RECORDS FOR THE EXERCISE Start Marker

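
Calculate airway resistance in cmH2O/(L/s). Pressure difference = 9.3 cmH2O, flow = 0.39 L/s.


R = dP / flow
R = 9.3 / 0.39
R = 23.85 cmH2O/(L/s)


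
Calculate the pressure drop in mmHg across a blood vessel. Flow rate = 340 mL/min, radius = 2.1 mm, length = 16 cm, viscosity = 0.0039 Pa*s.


dP = 8*mu*L*Q / (pi*r^4)
Q = 340 mL/min = 5.66667e-06 m^3/s
dP = 462.994 Pa = 462.994 / 133.322 mmHg = 3.473 mmHg


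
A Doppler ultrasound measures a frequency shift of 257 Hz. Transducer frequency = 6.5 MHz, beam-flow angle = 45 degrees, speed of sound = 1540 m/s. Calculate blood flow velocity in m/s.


v = fd * c / (2 * f0 * cos(theta))
v = 257 * 1540 / (2 * 6.5000e+06 * cos(45))
v = 0.04306 m/s


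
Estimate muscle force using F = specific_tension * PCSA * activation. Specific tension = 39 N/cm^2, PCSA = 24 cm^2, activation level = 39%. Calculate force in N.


F = sigma * PCSA * activation
F = 39 * 24 * 0.39
F = 365 N


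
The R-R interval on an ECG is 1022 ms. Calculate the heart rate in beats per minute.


HR = 60 / RR_interval(s)
RR = 1022 ms = 1.022 s
HR = 60 / 1.022 = 58.71 bpm


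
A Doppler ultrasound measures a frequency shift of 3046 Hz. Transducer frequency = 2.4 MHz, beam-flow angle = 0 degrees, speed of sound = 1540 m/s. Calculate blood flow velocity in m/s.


v = fd * c / (2 * f0 * cos(theta))
v = 3046 * 1540 / (2 * 2.4000e+06 * cos(0))
v = 0.9773 m/s


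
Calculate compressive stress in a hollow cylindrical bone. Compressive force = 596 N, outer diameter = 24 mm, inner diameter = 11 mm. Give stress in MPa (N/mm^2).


A = pi*(r_o^2 - r_i^2)
r_o = 12 mm, r_i = 5.5 mm
A = 357.356 mm^2
sigma = F/A = 596 / 357.356
sigma = 1.668 MPa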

RECORDS FOR THE EXERCISE End Marker

_REQUIREMENT_
The entire listing above should be returned exactly as written.

_EXERCISE SOLUTION_
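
Calculate airway resistance in cmH2O/(L/s). Pressure difference = 9.3 cmH2O, flow = 0.39 L/s.


R = dP / flow
R = 9.3 / 0.39
R = 23.85 cmH2O/(L/s)


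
Calculate the pressure drop in mmHg across a blood vessel. Flow rate = 340 mL/min, radius = 2.1 mm, length = 16 cm, viscosity = 0.0039 Pa*s.


dP = 8*mu*L*Q / (pi*r^4)
Q = 340 mL/min = 5.66667e-06 m^3/s
dP = 462.994 Pa = 462.994 / 133.322 mmHg = 3.473 mmHg


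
A Doppler ultrasound measures a frequency shift of 257 Hz. Transducer frequency = 6.5 MHz, beam-flow angle = 45 degrees, speed of sound = 1540 m/s. Calculate blood flow velocity in m/s.


v = fd * c / (2 * f0 * cos(theta))
v = 257 * 1540 / (2 * 6.5000e+06 * cos(45))
v = 0.04306 m/s


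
Estimate muscle force using F = specific_tension * PCSA * activation. Specific tension = 39 N/cm^2, PCSA = 24 cm^2, activation level = 39%. Calculate force in N.


F = sigma * PCSA * activation
F = 39 * 24 * 0.39
F = 365 N


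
The R-R interval on an ECG is 1022 ms. Calculate the heart rate in beats per minute.


HR = 60 / RR_interval(s)
RR = 1022 ms = 1.022 s
HR = 60 / 1.022 = 58.71 bpm


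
A Doppler ultrasound measures a frequency shift of 3046 Hz. Transducer frequency = 2.4 MHz, beam-flow angle = 0 degrees, speed of sound = 1540 m/s. Calculate blood flow velocity in m/s.


v = fd * c / (2 * f0 * cos(theta))
v = 3046 * 1540 / (2 * 2.4000e+06 * cos(0))
v = 0.9773 m/s


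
Calculate compressive stress in a hollow cylindrical bone. Compressive force = 596 N, outer diameter = 24 mm, inner diameter = 11 mm. Give stress in MPa (N/mm^2).


A = pi*(r_o^2 - r_i^2)
r_o = 12 mm, r_i = 5.5 mm
A = 357.356 mm^2
sigma = F/A = 596 / 357.356
sigma = 1.668 MPa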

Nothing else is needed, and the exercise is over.